┏━━

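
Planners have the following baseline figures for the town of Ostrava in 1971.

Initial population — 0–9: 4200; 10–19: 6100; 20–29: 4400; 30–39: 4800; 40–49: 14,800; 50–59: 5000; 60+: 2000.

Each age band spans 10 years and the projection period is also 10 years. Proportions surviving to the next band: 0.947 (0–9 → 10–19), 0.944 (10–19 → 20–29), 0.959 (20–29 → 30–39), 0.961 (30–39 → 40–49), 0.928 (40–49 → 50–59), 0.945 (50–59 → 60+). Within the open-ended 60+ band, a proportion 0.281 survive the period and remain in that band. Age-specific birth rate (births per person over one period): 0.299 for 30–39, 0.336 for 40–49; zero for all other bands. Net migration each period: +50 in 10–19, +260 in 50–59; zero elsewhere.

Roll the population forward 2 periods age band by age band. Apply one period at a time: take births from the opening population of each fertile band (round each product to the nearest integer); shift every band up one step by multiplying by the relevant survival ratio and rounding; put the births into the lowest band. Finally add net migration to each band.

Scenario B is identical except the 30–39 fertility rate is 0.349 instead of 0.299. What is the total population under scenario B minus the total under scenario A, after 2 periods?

(Bands numbered youngest = 1 to oldest = 7.)
Period 1.
Births: 4800 * 0.299 = 1435, 14800 * 0.336 = 4973 — total 6408
Band 2: 4200 * 0.947 = 3977
Band 3: 6100 * 0.944 = 5758
Band 4: 4400 * 0.959 = 4220
Band 5: 4800 * 0.961 = 4613
Band 6: 14800 * 0.928 = 13734
Band 7: 5000 * 0.945 + 2000 * 0.281 = 4725 + 562 = 5287
Net migration: Band 2 + 50 → 4027; Band 6 + 260 → 13994
Giving 6408 / 4027 / 5758 / 4220 / 4613 / 13994 / 5287.
Period 2.
Births: 4220 * 0.299 = 1262, 4613 * 0.336 = 1550 — total 2812
Band 2: 6408 * 0.947 = 6068
Band 3: 4027 * 0.944 = 3801
Band 4: 5758 * 0.959 = 5522
Band 5: 4220 * 0.961 = 4055
Band 6: 4613 * 0.928 = 4281
Band 7: 13994 * 0.945 + 5287 * 0.281 = 13224 + 1486 = 14710
Net migration: Band 2 + 50 → 6118; Band 6 + 260 → 4541
Giving 2812 / 6118 / 3801 / 5522 / 4055 / 4541 / 14710.
Scenario A total after 2 periods: 41559
Scenario B projection —
Period 1.
Births: 4800 * 0.349 = 1675, 14800 * 0.336 = 4973 — total 6648
Band 2: 4200 * 0.947 = 3977
Band 3: 6100 * 0.944 = 5758
Band 4: 4400 * 0.959 = 4220
Band 5: 4800 * 0.961 = 4613
Band 6: 14800 * 0.928 = 13734
Band 7: 5000 * 0.945 + 2000 * 0.281 = 4725 + 562 = 5287
Net migration: Band 2 + 50 → 4027; Band 6 + 260 → 13994
Giving 6648 / 4027 / 5758 / 4220 / 4613 / 13994 / 5287.
Period 2.
Births: 4220 * 0.349 = 1473, 4613 * 0.336 = 1550 — total 3023
Band 2: 6648 * 0.947 = 6296
Band 3: 4027 * 0.944 = 3801
Band 4: 5758 * 0.959 = 5522
Band 5: 4220 * 0.961 = 4055
Band 6: 4613 * 0.928 = 4281
Band 7: 13994 * 0.945 + 5287 * 0.281 = 13224 + 1486 = 14710
Net migration: Band 2 + 50 → 6346; Band 6 + 260 → 4541
Giving 3023 / 6346 / 3801 / 5522 / 4055 / 4541 / 14710.
Scenario B total after 2 periods: 41998
Difference B − A = 41998 − 41559 = 439

439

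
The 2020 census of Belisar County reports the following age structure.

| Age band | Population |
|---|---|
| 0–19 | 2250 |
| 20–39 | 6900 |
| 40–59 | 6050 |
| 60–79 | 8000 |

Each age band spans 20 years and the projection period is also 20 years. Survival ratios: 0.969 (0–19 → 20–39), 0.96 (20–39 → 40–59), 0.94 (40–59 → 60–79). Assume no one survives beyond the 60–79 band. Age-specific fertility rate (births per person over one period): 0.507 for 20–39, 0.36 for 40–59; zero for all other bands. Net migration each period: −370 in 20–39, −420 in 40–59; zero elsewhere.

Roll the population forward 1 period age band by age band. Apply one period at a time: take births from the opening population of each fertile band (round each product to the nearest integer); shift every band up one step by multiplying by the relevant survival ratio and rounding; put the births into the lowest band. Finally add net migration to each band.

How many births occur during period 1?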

┗━━

• _Problem statement_
Each record above needs to be given again exactly as written.

• _Expected answer_
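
Planners have the following baseline figures for the town of Ostrava in 1971.

Initial population — 0–9: 4200; 10–19: 6100; 20–29: 4400; 30–39: 4800; 40–49: 14,800; 50–59: 5000; 60+: 2000.

Each age band spans 10 years and the projection period is also 10 years. Proportions surviving to the next band: 0.947 (0–9 → 10–19), 0.944 (10–19 → 20–29), 0.959 (20–29 → 30–39), 0.961 (30–39 → 40–49), 0.928 (40–49 → 50–59), 0.945 (50–59 → 60+). Within the open-ended 60+ band, a proportion 0.281 survive the period and remain in that band. Age-specific birth rate (births per person over one period): 0.299 for 30–39, 0.336 for 40–49; zero for all other bands. Net migration each period: +50 in 10–19, +260 in 50–59; zero elsewhere.

Roll the population forward 2 periods age band by age band. Apply one period at a time: take births from the opening population of each fertile band (round each product to the nearest integer); shift every band up one step by multiplying by the relevant survival ratio and rounding; put the births into the lowest band. Finally add net migration to each band.

Scenario B is identical except the 30–39 fertility rate is 0.349 instead of 0.299. What is the total population under scenario B minus the total under scenario A, after 2 periods?

(Bands numbered youngest = 1 to oldest = 7.)
Period 1.
Births: 4800 * 0.299 = 1435, 14800 * 0.336 = 4973 — total 6408
Band 2: 4200 * 0.947 = 3977
Band 3: 6100 * 0.944 = 5758
Band 4: 4400 * 0.959 = 4220
Band 5: 4800 * 0.961 = 4613
Band 6: 14800 * 0.928 = 13734
Band 7: 5000 * 0.945 + 2000 * 0.281 = 4725 + 562 = 5287
Net migration: Band 2 + 50 → 4027; Band 6 + 260 → 13994
Giving 6408 / 4027 / 5758 / 4220 / 4613 / 13994 / 5287.
Period 2.
Births: 4220 * 0.299 = 1262, 4613 * 0.336 = 1550 — total 2812
Band 2: 6408 * 0.947 = 6068
Band 3: 4027 * 0.944 = 3801
Band 4: 5758 * 0.959 = 5522
Band 5: 4220 * 0.961 = 4055
Band 6: 4613 * 0.928 = 4281
Band 7: 13994 * 0.945 + 5287 * 0.281 = 13224 + 1486 = 14710
Net migration: Band 2 + 50 → 6118; Band 6 + 260 → 4541
Giving 2812 / 6118 / 3801 / 5522 / 4055 / 4541 / 14710.
Scenario A total after 2 periods: 41559
Scenario B projection —
Period 1.
Births: 4800 * 0.349 = 1675, 14800 * 0.336 = 4973 — total 6648
Band 2: 4200 * 0.947 = 3977
Band 3: 6100 * 0.944 = 5758
Band 4: 4400 * 0.959 = 4220
Band 5: 4800 * 0.961 = 4613
Band 6: 14800 * 0.928 = 13734
Band 7: 5000 * 0.945 + 2000 * 0.281 = 4725 + 562 = 5287
Net migration: Band 2 + 50 → 4027; Band 6 + 260 → 13994
Giving 6648 / 4027 / 5758 / 4220 / 4613 / 13994 / 5287.
Period 2.
Births: 4220 * 0.349 = 1473, 4613 * 0.336 = 1550 — total 3023
Band 2: 6648 * 0.947 = 6296
Band 3: 4027 * 0.944 = 3801
Band 4: 5758 * 0.959 = 5522
Band 5: 4220 * 0.961 = 4055
Band 6: 4613 * 0.928 = 4281
Band 7: 13994 * 0.945 + 5287 * 0.281 = 13224 + 1486 = 14710
Net migration: Band 2 + 50 → 6346; Band 6 + 260 → 4541
Giving 3023 / 6346 / 3801 / 5522 / 4055 / 4541 / 14710.
Scenario B total after 2 periods: 41998
Difference B − A = 41998 − 41559 = 439

439

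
The 2020 census of Belisar County reports the following age structure.

| Age band | Population |
|---|---|
| 0–19 | 2250 |
| 20–39 | 6900 |
| 40–59 | 6050 |
| 60–79 | 8000 |

Each age band spans 20 years and the projection period is also 20 years. Survival ratios: 0.969 (0–19 → 20–39), 0.96 (20–39 → 40–59), 0.94 (40–59 → 60–79). Assume no one survives beyond the 60–79 band. Age-specific fertility rate (births per person over one period): 0.507 for 20–39, 0.36 for 40–59; zero for all other bands. Net migration each period: −370 in 20–39, −420 in 40–59; zero elsewhere.

Roll the population forward 1 period age band by age band. Apply one period at a time: take births from the opening population of each fertile band (round each product to the nearest integer); shift every band up one step by multiplying by the relevant survival ratio and rounding; put the births into the lowest band. Finally add net migration to each band.

How many births occur during period 1?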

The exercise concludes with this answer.